[LISTED ENTRIES — start]
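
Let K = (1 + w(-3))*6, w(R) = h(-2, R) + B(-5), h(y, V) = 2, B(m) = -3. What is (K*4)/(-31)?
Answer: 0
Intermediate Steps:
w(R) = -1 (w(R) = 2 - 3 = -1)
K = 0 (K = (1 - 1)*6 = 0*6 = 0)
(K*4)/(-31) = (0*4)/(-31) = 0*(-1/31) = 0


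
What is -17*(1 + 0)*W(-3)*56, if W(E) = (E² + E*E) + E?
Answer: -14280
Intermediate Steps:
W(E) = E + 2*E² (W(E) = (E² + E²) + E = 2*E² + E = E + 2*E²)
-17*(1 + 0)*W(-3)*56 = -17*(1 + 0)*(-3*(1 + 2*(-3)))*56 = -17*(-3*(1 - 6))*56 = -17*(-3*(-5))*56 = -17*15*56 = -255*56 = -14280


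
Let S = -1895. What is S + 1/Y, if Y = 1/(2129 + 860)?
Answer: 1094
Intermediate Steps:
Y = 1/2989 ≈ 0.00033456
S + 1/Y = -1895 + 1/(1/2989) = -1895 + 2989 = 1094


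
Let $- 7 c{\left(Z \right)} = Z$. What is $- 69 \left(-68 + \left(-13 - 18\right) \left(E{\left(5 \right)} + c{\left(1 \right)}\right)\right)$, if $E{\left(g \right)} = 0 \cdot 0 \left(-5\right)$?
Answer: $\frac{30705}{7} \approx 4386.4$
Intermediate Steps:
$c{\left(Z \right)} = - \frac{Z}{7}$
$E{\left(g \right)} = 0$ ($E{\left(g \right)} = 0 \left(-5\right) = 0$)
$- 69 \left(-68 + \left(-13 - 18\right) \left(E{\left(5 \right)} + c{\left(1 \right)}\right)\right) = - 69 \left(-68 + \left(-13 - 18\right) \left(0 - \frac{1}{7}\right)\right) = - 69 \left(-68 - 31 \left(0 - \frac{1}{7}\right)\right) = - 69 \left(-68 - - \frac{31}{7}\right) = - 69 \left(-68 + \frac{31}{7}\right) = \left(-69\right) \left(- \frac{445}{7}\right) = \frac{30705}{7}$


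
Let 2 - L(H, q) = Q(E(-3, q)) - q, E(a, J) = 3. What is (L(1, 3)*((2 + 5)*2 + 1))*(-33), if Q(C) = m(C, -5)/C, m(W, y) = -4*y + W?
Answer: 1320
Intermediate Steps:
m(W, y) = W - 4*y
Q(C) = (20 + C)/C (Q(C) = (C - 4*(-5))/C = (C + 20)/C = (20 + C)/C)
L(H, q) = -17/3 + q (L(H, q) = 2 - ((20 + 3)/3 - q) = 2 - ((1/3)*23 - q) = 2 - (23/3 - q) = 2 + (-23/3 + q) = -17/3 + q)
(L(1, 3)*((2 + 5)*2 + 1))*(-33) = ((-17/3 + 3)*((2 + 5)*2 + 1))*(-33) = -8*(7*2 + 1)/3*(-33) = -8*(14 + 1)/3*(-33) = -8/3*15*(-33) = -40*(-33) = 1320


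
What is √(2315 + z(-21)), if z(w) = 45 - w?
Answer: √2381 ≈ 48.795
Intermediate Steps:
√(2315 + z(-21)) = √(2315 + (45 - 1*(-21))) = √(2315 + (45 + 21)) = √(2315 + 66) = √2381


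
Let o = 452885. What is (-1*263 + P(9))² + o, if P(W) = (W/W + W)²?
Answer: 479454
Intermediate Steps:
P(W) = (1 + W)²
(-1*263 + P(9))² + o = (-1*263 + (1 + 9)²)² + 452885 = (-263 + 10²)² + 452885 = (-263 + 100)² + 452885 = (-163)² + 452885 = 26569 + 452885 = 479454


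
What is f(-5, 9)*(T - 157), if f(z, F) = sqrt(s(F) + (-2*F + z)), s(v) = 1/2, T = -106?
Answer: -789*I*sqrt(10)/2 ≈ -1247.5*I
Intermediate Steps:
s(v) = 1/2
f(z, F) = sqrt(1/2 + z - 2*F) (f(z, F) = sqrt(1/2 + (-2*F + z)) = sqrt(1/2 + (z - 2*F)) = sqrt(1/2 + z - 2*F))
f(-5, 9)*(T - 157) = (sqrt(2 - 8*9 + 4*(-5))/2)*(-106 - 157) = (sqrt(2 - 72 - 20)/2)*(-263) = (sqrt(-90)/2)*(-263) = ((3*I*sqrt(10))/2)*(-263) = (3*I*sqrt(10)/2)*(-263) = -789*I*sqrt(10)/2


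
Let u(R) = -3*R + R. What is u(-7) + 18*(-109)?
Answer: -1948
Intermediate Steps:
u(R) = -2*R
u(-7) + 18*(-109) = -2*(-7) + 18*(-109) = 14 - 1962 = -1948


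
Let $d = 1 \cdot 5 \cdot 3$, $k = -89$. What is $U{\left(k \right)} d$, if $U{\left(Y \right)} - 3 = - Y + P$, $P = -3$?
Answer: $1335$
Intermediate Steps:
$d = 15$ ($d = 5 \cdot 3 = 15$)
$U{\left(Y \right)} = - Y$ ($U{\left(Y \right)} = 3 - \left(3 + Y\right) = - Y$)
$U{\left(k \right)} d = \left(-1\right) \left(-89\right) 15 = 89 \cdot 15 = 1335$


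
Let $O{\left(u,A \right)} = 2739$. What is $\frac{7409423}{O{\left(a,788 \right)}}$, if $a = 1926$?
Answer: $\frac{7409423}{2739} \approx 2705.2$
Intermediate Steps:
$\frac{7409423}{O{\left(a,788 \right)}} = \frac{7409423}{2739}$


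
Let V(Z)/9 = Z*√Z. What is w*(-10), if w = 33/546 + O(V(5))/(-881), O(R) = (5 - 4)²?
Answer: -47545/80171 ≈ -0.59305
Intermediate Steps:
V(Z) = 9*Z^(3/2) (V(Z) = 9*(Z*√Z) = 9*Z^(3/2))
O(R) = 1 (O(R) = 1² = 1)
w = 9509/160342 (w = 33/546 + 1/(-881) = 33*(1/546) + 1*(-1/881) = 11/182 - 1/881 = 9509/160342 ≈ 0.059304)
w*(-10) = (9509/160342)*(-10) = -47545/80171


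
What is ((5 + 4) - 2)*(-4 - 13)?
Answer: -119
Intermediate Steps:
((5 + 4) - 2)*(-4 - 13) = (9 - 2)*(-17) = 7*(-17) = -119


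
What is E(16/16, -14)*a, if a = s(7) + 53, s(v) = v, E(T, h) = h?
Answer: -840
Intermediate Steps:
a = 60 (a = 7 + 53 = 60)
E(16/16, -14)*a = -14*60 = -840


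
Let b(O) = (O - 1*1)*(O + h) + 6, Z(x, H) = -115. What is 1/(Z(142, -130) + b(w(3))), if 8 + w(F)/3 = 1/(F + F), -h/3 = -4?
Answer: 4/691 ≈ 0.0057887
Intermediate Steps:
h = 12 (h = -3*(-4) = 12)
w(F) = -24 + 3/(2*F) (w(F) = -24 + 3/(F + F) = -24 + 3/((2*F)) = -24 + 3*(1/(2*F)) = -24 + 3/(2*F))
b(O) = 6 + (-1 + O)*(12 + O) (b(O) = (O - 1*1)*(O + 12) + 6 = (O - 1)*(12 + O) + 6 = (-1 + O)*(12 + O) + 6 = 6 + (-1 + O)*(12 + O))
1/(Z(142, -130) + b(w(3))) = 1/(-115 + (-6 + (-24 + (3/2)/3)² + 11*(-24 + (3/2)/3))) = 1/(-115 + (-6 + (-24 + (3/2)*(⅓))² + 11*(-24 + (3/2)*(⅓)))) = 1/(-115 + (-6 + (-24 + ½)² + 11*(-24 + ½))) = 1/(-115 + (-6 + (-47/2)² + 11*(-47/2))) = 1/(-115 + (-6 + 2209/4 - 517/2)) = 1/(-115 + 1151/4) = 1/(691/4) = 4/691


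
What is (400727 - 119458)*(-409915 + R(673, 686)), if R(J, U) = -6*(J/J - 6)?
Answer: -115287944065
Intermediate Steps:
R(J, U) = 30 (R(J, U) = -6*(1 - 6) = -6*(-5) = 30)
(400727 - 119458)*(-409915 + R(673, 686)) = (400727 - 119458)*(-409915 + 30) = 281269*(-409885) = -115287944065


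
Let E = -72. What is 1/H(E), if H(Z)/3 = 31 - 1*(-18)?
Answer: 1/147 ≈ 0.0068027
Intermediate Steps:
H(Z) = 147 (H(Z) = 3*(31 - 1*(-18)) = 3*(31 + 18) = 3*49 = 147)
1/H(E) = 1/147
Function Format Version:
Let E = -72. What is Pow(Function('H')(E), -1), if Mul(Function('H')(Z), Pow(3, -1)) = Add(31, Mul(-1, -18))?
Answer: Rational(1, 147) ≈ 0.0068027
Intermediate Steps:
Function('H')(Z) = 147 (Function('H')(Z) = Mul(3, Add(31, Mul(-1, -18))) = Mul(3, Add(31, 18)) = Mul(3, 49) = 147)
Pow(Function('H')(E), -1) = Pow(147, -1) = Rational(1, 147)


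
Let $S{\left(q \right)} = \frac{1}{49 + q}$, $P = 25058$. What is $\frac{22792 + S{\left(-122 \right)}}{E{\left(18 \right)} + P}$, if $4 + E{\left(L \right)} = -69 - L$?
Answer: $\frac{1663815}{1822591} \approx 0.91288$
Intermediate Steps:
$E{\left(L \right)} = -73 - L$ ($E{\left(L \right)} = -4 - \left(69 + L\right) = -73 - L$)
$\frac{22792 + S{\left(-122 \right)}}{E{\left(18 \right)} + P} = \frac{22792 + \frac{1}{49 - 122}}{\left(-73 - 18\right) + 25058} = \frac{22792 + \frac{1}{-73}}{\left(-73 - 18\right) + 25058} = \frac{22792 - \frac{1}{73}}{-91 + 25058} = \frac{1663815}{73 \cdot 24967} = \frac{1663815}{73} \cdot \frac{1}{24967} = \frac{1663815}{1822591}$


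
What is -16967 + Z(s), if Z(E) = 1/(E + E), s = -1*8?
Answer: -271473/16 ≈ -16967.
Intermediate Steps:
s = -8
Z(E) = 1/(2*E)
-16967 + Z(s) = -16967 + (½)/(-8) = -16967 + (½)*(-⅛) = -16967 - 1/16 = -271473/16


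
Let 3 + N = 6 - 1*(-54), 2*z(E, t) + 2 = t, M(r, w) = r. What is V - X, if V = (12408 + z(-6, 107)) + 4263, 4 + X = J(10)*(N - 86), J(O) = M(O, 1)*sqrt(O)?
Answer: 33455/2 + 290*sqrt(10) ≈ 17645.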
[LISTED ENTRIES — finish]
_TASK_:
Between the first line of the entries above and the line with "Answer: 1320", both included, copy every line exactly and nothing outside that range.

_SOLUTION BELOW_:
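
Let K = (1 + w(-3))*6, w(R) = h(-2, R) + B(-5), h(y, V) = 2, B(m) = -3. What is (K*4)/(-31)?
Answer: 0
Intermediate Steps:
w(R) = -1 (w(R) = 2 - 3 = -1)
K = 0 (K = (1 - 1)*6 = 0*6 = 0)
(K*4)/(-31) = (0*4)/(-31) = 0*(-1/31) = 0


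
What is -17*(1 + 0)*W(-3)*56, if W(E) = (E² + E*E) + E?
Answer: -14280
Intermediate Steps:
W(E) = E + 2*E² (W(E) = (E² + E²) + E = 2*E² + E = E + 2*E²)
-17*(1 + 0)*W(-3)*56 = -17*(1 + 0)*(-3*(1 + 2*(-3)))*56 = -17*(-3*(1 - 6))*56 = -17*(-3*(-5))*56 = -17*15*56 = -255*56 = -14280


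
Let S = -1895. What is S + 1/Y, if Y = 1/(2129 + 860)?
Answer: 1094
Intermediate Steps:
Y = 1/2989 ≈ 0.00033456
S + 1/Y = -1895 + 1/(1/2989) = -1895 + 2989 = 1094


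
Let $- 7 c{\left(Z \right)} = Z$. What is $- 69 \left(-68 + \left(-13 - 18\right) \left(E{\left(5 \right)} + c{\left(1 \right)}\right)\right)$, if $E{\left(g \right)} = 0 \cdot 0 \left(-5\right)$?
Answer: $\frac{30705}{7} \approx 4386.4$
Intermediate Steps:
$c{\left(Z \right)} = - \frac{Z}{7}$
$E{\left(g \right)} = 0$ ($E{\left(g \right)} = 0 \left(-5\right) = 0$)
$- 69 \left(-68 + \left(-13 - 18\right) \left(E{\left(5 \right)} + c{\left(1 \right)}\right)\right) = - 69 \left(-68 + \left(-13 - 18\right) \left(0 - \frac{1}{7}\right)\right) = - 69 \left(-68 - 31 \left(0 - \frac{1}{7}\right)\right) = - 69 \left(-68 - - \frac{31}{7}\right) = - 69 \left(-68 + \frac{31}{7}\right) = \left(-69\right) \left(- \frac{445}{7}\right) = \frac{30705}{7}$


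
Let 2 - L(H, q) = Q(E(-3, q)) - q, E(a, J) = 3. What is (L(1, 3)*((2 + 5)*2 + 1))*(-33), if Q(C) = m(C, -5)/C, m(W, y) = -4*y + W?
Answer: 1320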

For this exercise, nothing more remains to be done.